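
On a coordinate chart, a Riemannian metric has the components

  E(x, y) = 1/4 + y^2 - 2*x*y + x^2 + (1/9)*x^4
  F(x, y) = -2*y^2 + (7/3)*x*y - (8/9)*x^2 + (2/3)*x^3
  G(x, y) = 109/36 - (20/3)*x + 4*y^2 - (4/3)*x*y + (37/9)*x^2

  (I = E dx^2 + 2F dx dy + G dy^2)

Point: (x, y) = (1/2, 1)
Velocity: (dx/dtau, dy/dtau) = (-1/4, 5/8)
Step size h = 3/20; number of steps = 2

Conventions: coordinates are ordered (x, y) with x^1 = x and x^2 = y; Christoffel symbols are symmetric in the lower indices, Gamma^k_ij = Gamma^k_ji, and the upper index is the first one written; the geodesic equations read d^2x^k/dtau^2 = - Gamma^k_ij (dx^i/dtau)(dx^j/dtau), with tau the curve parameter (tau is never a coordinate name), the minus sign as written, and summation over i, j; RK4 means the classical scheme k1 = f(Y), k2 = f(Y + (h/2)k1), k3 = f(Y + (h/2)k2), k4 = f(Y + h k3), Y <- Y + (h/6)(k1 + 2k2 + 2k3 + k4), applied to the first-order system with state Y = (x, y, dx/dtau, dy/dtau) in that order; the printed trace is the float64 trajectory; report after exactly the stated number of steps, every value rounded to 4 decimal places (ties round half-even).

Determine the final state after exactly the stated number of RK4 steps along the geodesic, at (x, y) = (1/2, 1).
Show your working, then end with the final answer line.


f(Y) = (dx/dtau, dy/dtau, -Gamma^x_ij Y'^i Y'^j, -Gamma^y_ij Y'^i Y'^j) with the Gammas evaluated at the stage position; h = 0.150000; intermediate values shown to 6 dp
step 0: x = 0.5000, y = 1.0000, dx/dtau = -0.2500, dy/dtau = 0.6250
step 1:
  k1: at (x, y) = (0.500000, 1.000000), (dx/dtau, dy/dtau) = (-0.250000, 0.625000); Gamma_xxx = -0.459882, Gamma_xxy = 0.123654, Gamma_xyy = -0.036124, Gamma_yxx = 0.245919, Gamma_yxy = -0.449809, Gamma_yyy = 0.895450; k1 = (-0.250000, 0.625000, 0.081495, -0.505720)
  k2: at (x, y) = (0.481250, 1.046875), (dx/dtau, dy/dtau) = (-0.243888, 0.587071); Gamma_xxx = -0.569971, Gamma_xxy = 0.142092, Gamma_xyy = -0.077506, Gamma_yxx = 0.185220, Gamma_yxy = -0.421460, Gamma_yyy = 0.842553; k2 = (-0.243888, 0.587071, 0.101305, -0.422094)
  k3: at (x, y) = (0.481708, 1.044030), (dx/dtau, dy/dtau) = (-0.242402, 0.593343); Gamma_xxx = -0.565803, Gamma_xxy = 0.139733, Gamma_xyy = -0.068291, Gamma_yxx = 0.187774, Gamma_yxy = -0.423775, Gamma_yyy = 0.846958; k3 = (-0.242402, 0.593343, 0.097483, -0.431111)
  k4: at (x, y) = (0.463640, 1.089001), (dx/dtau, dy/dtau) = (-0.235378, 0.560333); Gamma_xxx = -0.664084, Gamma_xxy = 0.154573, Gamma_xyy = -0.103447, Gamma_yxx = 0.132038, Gamma_yxy = -0.398579, Gamma_yyy = 0.799525; k4 = (-0.235378, 0.560333, 0.110045, -0.363482)
  Y <- Y + (h/6)(k1 + 2k2 + 2k3 + k4): x = 0.4636, y = 1.0887, dx/dtau = -0.2353, dy/dtau = 0.5606
step 2:
  k1: at (x, y) = (0.463551, 1.088654), (dx/dtau, dy/dtau) = (-0.235272, 0.560610); Gamma_xxx = -0.664053, Gamma_xxy = 0.153999, Gamma_xyy = -0.100985, Gamma_yxx = 0.132126, Gamma_yxy = -0.398988, Gamma_yyy = 0.800333; k1 = (-0.235272, 0.560610, 0.109119, -0.364095)
  k2: at (x, y) = (0.445906, 1.130700), (dx/dtau, dy/dtau) = (-0.227088, 0.533303); Gamma_xxx = -0.750016, Gamma_xxy = 0.163999, Gamma_xyy = -0.123373, Gamma_yxx = 0.081819, Gamma_yxy = -0.377908, Gamma_yyy = 0.760362; k2 = (-0.227088, 0.533303, 0.113489, -0.312009)
  k3: at (x, y) = (0.446519, 1.128652), (dx/dtau, dy/dtau) = (-0.226760, 0.537209); Gamma_xxx = -0.746696, Gamma_xxy = 0.163039, Gamma_xyy = -0.120066, Gamma_yxx = 0.083868, Gamma_yxy = -0.379138, Gamma_yyy = 0.762746; k3 = (-0.226760, 0.537209, 0.112768, -0.316808)
  k4: at (x, y) = (0.429537, 1.169235), (dx/dtau, dy/dtau) = (-0.218357, 0.513089); Gamma_xxx = -0.821601, Gamma_xxy = 0.170899, Gamma_xyy = -0.139706, Gamma_yxx = 0.038265, Gamma_yxy = -0.360210, Gamma_yyy = 0.726518; k4 = (-0.218357, 0.513089, 0.114247, -0.273801)
  Y <- Y + (h/6)(k1 + 2k2 + 2k3 + k4): x = 0.4295, y = 1.1690, dx/dtau = -0.2184, dy/dtau = 0.5132

Answer: x = 0.4295, y = 1.1690, dx/dtau = -0.2184, dy/dtau = 0.5132


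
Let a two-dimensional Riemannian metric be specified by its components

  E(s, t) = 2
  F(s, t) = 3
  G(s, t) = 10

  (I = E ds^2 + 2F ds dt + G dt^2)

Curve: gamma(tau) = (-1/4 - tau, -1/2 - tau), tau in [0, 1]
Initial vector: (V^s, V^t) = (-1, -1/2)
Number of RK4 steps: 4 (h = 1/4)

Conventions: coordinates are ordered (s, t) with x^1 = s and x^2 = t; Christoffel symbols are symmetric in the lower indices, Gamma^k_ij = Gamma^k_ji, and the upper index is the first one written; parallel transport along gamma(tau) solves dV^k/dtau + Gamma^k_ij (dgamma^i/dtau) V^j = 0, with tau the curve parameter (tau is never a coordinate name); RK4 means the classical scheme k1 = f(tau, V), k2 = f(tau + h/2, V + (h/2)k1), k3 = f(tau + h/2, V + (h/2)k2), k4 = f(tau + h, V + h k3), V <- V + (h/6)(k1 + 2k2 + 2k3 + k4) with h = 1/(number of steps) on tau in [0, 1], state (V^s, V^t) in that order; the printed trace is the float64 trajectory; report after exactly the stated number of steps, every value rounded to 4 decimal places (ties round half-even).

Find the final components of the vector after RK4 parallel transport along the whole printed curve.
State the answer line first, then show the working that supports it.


Answer: V^s = -1.0000, V^t = -0.5000

gamma'(tau) = (-1, -1); f(tau, V)^k = -Gamma^k_ij(gamma(tau)) gamma'^i(tau) V^j; h = 1/4; intermediate values shown to 6 dp
curve data and Christoffel symbols at the stage parameters:
  tau = 0.000000: gamma = (-0.250000, -0.500000), gamma' = (-1.000000, -1.000000); Gamma_sss = 0.000000, Gamma_sst = 0.000000, Gamma_stt = 0.000000, Gamma_tss = 0.000000, Gamma_tst = 0.000000, Gamma_ttt = 0.000000
  tau = 0.125000: gamma = (-0.375000, -0.625000), gamma' = (-1.000000, -1.000000); Gamma_sss = 0.000000, Gamma_sst = 0.000000, Gamma_stt = 0.000000, Gamma_tss = 0.000000, Gamma_tst = 0.000000, Gamma_ttt = 0.000000
  tau = 0.250000: gamma = (-0.500000, -0.750000), gamma' = (-1.000000, -1.000000); Gamma_sss = 0.000000, Gamma_sst = 0.000000, Gamma_stt = 0.000000, Gamma_tss = 0.000000, Gamma_tst = 0.000000, Gamma_ttt = 0.000000
  tau = 0.375000: gamma = (-0.625000, -0.875000), gamma' = (-1.000000, -1.000000); Gamma_sss = 0.000000, Gamma_sst = 0.000000, Gamma_stt = 0.000000, Gamma_tss = 0.000000, Gamma_tst = 0.000000, Gamma_ttt = 0.000000
  tau = 0.500000: gamma = (-0.750000, -1.000000), gamma' = (-1.000000, -1.000000); Gamma_sss = 0.000000, Gamma_sst = 0.000000, Gamma_stt = 0.000000, Gamma_tss = 0.000000, Gamma_tst = 0.000000, Gamma_ttt = 0.000000
  tau = 0.625000: gamma = (-0.875000, -1.125000), gamma' = (-1.000000, -1.000000); Gamma_sss = 0.000000, Gamma_sst = 0.000000, Gamma_stt = 0.000000, Gamma_tss = 0.000000, Gamma_tst = 0.000000, Gamma_ttt = 0.000000
  tau = 0.750000: gamma = (-1.000000, -1.250000), gamma' = (-1.000000, -1.000000); Gamma_sss = 0.000000, Gamma_sst = 0.000000, Gamma_stt = 0.000000, Gamma_tss = 0.000000, Gamma_tst = 0.000000, Gamma_ttt = 0.000000
  tau = 0.875000: gamma = (-1.125000, -1.375000), gamma' = (-1.000000, -1.000000); Gamma_sss = 0.000000, Gamma_sst = 0.000000, Gamma_stt = 0.000000, Gamma_tss = 0.000000, Gamma_tst = 0.000000, Gamma_ttt = 0.000000
  tau = 1.000000: gamma = (-1.250000, -1.500000), gamma' = (-1.000000, -1.000000); Gamma_sss = 0.000000, Gamma_sst = 0.000000, Gamma_stt = 0.000000, Gamma_tss = 0.000000, Gamma_tst = 0.000000, Gamma_ttt = 0.000000
step 0: V^s = -1.0000, V^t = -0.5000
step 1: k1 = (0.000000, 0.000000), k2 = (0.000000, 0.000000), k3 = (0.000000, 0.000000), k4 = (0.000000, 0.000000); V <- V + (h/6)(k1 + 2k2 + 2k3 + k4): V^s = -1.0000, V^t = -0.5000
step 2: k1 = (0.000000, 0.000000), k2 = (0.000000, 0.000000), k3 = (0.000000, 0.000000), k4 = (0.000000, 0.000000); V <- V + (h/6)(k1 + 2k2 + 2k3 + k4): V^s = -1.0000, V^t = -0.5000
step 3: k1 = (0.000000, 0.000000), k2 = (0.000000, 0.000000), k3 = (0.000000, 0.000000), k4 = (0.000000, 0.000000); V <- V + (h/6)(k1 + 2k2 + 2k3 + k4): V^s = -1.0000, V^t = -0.5000
step 4: k1 = (0.000000, 0.000000), k2 = (0.000000, 0.000000), k3 = (0.000000, 0.000000), k4 = (0.000000, 0.000000); V <- V + (h/6)(k1 + 2k2 + 2k3 + k4): V^s = -1.0000, V^t = -0.5000


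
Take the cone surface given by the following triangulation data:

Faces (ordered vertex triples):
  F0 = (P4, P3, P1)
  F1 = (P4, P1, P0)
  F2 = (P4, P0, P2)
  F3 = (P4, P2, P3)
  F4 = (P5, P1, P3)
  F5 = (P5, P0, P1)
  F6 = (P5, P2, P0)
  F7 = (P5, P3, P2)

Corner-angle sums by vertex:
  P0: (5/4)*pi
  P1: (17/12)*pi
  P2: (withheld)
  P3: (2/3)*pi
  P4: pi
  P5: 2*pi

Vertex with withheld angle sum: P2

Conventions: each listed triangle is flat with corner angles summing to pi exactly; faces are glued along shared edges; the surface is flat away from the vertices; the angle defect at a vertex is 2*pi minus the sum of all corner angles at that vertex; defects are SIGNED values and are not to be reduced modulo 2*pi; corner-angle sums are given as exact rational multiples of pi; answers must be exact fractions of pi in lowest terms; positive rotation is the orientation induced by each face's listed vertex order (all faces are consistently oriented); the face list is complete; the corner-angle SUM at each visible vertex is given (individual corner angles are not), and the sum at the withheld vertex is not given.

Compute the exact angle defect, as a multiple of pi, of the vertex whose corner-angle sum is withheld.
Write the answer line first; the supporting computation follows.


Answer: defect(P2) = pi/3

V = 6, E = 12, F = 8; chi = V - E + F = 2
Gauss-Bonnet: total defect = 2*pi*chi = 4*pi; visible defects sum to (11/3)*pi


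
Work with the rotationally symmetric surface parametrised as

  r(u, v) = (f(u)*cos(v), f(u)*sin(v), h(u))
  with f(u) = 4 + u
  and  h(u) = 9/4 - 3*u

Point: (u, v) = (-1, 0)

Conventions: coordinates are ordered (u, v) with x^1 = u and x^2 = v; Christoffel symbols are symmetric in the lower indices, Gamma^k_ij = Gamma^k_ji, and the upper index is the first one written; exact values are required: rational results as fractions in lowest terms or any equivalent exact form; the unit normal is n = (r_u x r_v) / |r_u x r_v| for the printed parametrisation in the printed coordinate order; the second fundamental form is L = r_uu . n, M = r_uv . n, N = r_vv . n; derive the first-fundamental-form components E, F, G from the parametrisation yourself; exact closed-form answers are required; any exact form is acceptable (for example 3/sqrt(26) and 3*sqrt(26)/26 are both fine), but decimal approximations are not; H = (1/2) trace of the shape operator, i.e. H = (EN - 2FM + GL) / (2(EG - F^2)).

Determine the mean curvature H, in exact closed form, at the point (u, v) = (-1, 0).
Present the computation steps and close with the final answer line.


f = 3, f' = 1, f'' = 0, h' = -3, h'' = 0
E = 10, F = 0, G = 9; answer radicand W^2 = 10
unnormalised second-form numerators: l = 0, m = 0, n = -9; L = l/sqrt(10), and similarly M = m/sqrt(W^2), N = n/sqrt(W^2)
H = (E*n - 2*F*m + G*l) / (2*(EG - F^2)*sqrt(W^2)); E*n - 2*F*m + G*l = -90, EG - F^2 = 90, so H = (-1/2)/sqrt(10)

Answer: H = -sqrt(10)/20


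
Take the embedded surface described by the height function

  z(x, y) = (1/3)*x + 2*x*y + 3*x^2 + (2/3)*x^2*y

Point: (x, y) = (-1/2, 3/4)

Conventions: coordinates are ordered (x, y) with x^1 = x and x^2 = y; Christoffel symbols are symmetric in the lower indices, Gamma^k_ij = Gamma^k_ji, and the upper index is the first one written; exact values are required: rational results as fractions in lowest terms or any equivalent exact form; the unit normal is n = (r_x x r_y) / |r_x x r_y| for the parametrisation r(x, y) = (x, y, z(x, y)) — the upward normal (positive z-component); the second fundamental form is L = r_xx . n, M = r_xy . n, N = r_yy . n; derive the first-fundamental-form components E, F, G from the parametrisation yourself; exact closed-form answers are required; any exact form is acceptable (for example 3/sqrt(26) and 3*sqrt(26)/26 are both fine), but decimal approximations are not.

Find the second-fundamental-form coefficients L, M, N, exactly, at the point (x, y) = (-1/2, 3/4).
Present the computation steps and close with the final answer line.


z_x = -5/3, z_y = -5/6, z_xx = 7, z_xy = 4/3, z_yy = 0
E = 34/9, F = 25/18, G = 61/36; answer radicand W^2 = 161/36
unnormalised second-form numerators: l = 7, m = 4/3, n = 0; L = l/sqrt(161/36), and similarly M = m/sqrt(W^2), N = n/sqrt(W^2)

Answer: L = 6*sqrt(161)/23, M = 8*sqrt(161)/161, N = 0


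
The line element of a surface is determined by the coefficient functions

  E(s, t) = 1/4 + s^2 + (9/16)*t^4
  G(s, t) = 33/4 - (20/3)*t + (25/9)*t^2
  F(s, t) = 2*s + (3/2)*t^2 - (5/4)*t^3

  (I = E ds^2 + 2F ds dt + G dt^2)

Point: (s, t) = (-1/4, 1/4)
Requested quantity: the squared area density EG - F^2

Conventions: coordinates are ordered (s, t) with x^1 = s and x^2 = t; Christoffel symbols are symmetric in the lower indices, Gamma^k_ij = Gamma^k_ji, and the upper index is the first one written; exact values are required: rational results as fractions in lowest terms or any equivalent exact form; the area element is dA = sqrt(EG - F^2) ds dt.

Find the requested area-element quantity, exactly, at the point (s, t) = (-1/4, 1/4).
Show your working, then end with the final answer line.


E = 1289/4096, F = -109/256, G = 973/144; EG - F^2 = 286817/147456

Answer: EG - F^2 = 286817/147456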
....
WHAT YOU WILL DO:
Write out every line of the data that holds the word "geodesic".

ANSWER TO THIS TASK:
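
Conventions: coordinates are ordered (x, y) with x^1 = x and x^2 = y; Christoffel symbols are symmetric in the lower indices, Gamma^k_ij = Gamma^k_ji, and the upper index is the first one written; the geodesic equations read d^2x^k/dtau^2 = - Gamma^k_ij (dx^i/dtau)(dx^j/dtau), with tau the curve parameter (tau is never a coordinate name), the minus sign as written, and summation over i, j; RK4 means the classical scheme k1 = f(Y), k2 = f(Y + (h/2)k1), k3 = f(Y + (h/2)k2), k4 = f(Y + h k3), Y <- Y + (h/6)(k1 + 2k2 + 2k3 + k4), applied to the first-order system with state Y = (x, y, dx/dtau, dy/dtau) in that order; the printed trace is the float64 trajectory; report after exactly the stated number of steps, every value rounded to 4 decimal places (ties round half-even).
Determine the final state after exactly the stated number of RK4 steps along the geodesic, at (x, y) = (1/2, 1).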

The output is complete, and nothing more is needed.